===== Source material
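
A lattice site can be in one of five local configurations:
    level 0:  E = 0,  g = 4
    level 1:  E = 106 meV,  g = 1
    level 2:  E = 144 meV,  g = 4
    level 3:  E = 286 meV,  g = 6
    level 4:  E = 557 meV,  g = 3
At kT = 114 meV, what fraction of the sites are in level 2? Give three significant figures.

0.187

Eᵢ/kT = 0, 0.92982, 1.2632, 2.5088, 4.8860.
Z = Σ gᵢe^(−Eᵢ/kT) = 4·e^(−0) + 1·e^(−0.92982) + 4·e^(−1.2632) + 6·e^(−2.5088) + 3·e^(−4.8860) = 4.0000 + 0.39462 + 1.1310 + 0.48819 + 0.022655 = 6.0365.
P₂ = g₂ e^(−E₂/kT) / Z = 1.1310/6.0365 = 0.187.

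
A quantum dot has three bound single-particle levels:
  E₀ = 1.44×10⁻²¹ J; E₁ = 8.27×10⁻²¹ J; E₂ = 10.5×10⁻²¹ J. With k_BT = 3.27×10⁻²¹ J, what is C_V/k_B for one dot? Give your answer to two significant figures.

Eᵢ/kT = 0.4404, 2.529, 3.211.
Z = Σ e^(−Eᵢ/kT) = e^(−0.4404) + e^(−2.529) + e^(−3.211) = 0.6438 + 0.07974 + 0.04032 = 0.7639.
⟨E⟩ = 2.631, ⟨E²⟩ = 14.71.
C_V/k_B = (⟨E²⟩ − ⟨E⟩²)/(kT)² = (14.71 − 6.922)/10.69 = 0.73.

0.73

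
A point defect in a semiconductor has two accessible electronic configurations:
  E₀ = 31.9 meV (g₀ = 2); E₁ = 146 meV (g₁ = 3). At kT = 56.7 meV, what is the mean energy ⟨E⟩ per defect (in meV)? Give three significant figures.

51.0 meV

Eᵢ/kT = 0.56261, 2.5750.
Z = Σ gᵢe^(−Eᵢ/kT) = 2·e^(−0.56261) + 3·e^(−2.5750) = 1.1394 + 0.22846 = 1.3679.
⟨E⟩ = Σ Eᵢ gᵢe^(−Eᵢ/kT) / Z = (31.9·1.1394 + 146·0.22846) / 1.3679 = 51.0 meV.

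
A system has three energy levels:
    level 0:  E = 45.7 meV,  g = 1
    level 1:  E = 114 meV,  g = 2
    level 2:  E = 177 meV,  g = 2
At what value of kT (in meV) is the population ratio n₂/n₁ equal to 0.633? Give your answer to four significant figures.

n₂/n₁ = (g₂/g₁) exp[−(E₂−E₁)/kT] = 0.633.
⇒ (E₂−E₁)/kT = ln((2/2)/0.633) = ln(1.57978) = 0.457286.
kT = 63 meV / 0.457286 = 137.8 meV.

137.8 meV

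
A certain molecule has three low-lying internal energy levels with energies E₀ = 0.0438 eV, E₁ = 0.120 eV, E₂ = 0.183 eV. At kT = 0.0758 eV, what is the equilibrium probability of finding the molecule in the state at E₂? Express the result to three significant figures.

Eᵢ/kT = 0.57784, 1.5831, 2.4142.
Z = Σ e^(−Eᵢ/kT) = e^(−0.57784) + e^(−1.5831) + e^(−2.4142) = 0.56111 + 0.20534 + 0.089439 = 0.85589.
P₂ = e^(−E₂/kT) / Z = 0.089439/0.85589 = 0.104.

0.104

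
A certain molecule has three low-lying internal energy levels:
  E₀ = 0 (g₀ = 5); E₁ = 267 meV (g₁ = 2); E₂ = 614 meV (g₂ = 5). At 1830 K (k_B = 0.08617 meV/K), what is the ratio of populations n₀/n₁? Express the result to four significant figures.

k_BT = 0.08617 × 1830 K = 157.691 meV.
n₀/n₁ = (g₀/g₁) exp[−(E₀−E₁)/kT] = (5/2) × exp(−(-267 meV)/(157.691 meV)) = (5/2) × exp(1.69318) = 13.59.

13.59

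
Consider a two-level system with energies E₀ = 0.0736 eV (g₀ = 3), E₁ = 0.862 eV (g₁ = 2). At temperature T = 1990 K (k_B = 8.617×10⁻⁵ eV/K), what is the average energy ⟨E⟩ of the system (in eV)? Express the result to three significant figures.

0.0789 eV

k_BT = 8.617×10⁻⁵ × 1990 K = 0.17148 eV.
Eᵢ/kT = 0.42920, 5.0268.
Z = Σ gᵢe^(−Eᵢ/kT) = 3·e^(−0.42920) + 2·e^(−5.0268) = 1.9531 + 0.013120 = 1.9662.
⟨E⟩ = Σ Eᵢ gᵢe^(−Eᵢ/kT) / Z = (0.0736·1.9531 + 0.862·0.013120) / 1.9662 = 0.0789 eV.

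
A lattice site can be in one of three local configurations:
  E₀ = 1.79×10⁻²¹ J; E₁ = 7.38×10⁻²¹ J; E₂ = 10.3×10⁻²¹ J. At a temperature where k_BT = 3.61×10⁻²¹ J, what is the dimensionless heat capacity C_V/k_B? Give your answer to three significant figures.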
==========
◆ **Directions for this task**
Please output exactly the lines between the one holding "E₀ = 1.44×10⁻²¹" and the one holding "A point defect" in the records above, inclusive, and nothing more.

◆ **Your response**
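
  E₀ = 1.44×10⁻²¹ J; E₁ = 8.27×10⁻²¹ J; E₂ = 10.5×10⁻²¹ J. With k_BT = 3.27×10⁻²¹ J, what is C_V/k_B for one dot? Give your answer to two significant figures.

Eᵢ/kT = 0.4404, 2.529, 3.211.
Z = Σ e^(−Eᵢ/kT) = e^(−0.4404) + e^(−2.529) + e^(−3.211) = 0.6438 + 0.07974 + 0.04032 = 0.7639.
⟨E⟩ = 2.631, ⟨E²⟩ = 14.71.
C_V/k_B = (⟨E²⟩ − ⟨E⟩²)/(kT)² = (14.71 − 6.922)/10.69 = 0.73.

0.73

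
A point defect in a semiconductor has two accessible electronic configurations: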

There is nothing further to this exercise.